Material for this exercise START

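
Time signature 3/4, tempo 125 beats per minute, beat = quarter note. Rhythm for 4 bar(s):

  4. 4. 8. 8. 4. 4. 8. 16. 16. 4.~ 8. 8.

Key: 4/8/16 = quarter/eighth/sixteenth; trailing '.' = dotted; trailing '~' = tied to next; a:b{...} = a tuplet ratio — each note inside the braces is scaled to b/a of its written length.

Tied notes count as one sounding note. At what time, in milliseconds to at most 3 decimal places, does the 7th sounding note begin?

note 7 onset = 15/2b = 3600.0ms

1. 0.0ms @ 0 + 720.0ms (3/2)
2. 720.0ms @ 3/2 + 720.0ms (3/2)
3. 1440.0ms @ 3 + 360.0ms (3/4)
4. 1800.0ms @ 15/4 + 360.0ms (3/4)
5. 2160.0ms @ 9/2 + 720.0ms (3/2)
6. 2880.0ms @ 6 + 720.0ms (3/2)
7. 3600.0ms @ 15/2 + 360.0ms (3/4)
8. 3960.0ms @ 33/4 + 180.0ms (3/8)
9. 4140.0ms @ 69/8 + 180.0ms (3/8)
10. 4320.0ms @ 9 + 1080.0ms (9/4)
11. 5400.0ms @ 45/4 + 360.0ms (3/4)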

Material for this exercise END

- Directions for this task:
For every line of the listing above that contains "quarter", add one, and report the final tally with no other words.

- Task response:
2